### Task to carry out
Repeat exactly, and only, the lines of the entries below from the one with "d n\right) +" through the one with "Answer: $-782214$", both ends included.

═══ Task input ═══

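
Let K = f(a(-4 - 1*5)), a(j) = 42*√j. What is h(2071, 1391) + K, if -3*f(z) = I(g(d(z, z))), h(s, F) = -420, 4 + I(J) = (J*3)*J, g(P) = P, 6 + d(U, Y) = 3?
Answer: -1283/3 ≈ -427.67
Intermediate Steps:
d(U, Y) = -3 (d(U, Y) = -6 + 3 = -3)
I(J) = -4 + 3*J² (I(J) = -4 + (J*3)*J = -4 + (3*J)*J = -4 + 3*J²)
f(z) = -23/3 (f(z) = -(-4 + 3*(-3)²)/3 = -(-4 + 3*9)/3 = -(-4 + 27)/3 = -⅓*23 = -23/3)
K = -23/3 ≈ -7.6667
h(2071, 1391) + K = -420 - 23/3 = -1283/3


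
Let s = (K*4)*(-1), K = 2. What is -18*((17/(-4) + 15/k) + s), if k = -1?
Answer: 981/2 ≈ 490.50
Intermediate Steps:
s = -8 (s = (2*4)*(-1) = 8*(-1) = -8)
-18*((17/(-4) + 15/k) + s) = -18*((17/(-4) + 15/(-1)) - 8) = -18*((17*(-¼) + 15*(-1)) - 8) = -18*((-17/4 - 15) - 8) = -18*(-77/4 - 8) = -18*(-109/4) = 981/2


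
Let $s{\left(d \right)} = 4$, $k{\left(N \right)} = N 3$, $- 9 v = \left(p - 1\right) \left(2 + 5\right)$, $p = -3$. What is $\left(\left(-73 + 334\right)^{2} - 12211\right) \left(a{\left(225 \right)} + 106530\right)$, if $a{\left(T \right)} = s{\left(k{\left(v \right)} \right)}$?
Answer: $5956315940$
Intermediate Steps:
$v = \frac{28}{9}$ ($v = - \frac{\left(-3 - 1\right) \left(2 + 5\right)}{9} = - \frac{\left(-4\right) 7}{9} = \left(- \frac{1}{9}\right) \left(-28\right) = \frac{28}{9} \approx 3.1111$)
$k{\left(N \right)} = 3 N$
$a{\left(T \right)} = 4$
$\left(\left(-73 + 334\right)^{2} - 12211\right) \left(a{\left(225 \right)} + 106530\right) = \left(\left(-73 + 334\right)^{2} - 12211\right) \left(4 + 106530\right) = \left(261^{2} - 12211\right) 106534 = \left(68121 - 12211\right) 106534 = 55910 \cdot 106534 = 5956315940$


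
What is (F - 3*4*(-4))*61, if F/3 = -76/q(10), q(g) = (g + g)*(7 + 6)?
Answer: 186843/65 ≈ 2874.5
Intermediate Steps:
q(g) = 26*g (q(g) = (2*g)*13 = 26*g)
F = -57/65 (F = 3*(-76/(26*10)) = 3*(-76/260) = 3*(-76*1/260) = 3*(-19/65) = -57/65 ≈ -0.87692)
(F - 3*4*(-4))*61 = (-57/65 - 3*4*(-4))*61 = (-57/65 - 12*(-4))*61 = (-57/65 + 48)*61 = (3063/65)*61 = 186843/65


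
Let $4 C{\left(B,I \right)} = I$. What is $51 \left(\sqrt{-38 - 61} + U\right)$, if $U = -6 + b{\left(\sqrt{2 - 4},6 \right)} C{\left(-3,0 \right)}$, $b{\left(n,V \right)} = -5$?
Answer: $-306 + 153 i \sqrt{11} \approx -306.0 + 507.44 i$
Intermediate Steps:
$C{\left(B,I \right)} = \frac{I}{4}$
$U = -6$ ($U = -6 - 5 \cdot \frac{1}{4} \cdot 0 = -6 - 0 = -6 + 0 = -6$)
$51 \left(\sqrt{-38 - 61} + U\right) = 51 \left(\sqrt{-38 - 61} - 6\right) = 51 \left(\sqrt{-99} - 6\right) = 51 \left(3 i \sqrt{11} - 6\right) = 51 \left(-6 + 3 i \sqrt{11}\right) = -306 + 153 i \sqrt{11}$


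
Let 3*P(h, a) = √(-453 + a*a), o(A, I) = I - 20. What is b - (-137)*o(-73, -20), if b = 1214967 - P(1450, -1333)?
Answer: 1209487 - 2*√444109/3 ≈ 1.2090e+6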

═══
═══ Task input ═══

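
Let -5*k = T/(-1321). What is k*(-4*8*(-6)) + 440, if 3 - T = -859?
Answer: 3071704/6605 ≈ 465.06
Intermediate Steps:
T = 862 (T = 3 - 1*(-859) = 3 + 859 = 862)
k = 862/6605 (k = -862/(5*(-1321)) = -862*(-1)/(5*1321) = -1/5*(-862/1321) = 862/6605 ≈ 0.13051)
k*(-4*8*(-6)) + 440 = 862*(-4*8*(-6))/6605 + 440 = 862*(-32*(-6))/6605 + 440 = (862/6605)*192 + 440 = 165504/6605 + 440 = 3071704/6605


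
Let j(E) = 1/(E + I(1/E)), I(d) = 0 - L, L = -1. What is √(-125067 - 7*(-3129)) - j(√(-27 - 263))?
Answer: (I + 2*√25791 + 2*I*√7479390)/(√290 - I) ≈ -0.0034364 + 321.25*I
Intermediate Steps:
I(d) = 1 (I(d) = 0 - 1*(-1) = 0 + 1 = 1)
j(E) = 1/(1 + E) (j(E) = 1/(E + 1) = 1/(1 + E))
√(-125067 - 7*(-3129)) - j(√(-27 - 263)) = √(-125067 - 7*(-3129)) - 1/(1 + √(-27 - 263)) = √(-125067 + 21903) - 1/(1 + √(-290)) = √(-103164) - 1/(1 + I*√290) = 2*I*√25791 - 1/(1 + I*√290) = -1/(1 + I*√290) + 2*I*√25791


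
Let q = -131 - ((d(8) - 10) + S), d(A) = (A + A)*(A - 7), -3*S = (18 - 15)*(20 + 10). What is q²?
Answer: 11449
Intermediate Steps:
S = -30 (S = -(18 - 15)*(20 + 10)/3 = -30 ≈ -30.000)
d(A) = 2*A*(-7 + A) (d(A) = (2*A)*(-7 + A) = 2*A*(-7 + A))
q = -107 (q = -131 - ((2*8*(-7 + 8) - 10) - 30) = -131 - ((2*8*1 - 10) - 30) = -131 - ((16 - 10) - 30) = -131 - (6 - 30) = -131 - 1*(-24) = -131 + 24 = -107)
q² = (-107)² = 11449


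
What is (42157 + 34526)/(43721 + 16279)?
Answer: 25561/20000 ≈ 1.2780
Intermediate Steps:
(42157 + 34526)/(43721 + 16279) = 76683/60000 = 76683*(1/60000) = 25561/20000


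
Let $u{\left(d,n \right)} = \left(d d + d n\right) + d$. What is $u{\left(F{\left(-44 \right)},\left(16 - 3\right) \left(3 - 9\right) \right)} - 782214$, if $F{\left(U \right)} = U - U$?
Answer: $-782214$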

═══
═══ Task input ═══

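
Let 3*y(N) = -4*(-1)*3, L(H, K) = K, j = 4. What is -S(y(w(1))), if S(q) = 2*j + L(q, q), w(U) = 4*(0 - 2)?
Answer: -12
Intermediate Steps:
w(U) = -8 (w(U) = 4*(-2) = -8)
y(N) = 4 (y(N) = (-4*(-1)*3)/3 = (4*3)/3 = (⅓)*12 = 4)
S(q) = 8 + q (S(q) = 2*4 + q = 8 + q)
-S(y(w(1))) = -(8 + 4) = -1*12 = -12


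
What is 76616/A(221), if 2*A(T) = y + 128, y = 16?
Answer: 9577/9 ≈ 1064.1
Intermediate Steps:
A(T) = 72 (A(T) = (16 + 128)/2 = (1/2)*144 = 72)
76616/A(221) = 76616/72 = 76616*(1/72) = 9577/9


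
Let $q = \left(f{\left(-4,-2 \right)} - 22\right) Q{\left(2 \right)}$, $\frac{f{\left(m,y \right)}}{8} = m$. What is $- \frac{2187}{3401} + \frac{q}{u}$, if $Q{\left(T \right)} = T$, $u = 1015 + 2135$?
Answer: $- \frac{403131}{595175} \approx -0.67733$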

═══

### Solution to this problem
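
Let $u{\left(d,n \right)} = \left(d d + d n\right) + d$. What is $u{\left(F{\left(-44 \right)},\left(16 - 3\right) \left(3 - 9\right) \right)} - 782214$, if $F{\left(U \right)} = U - U$?
Answer: $-782214$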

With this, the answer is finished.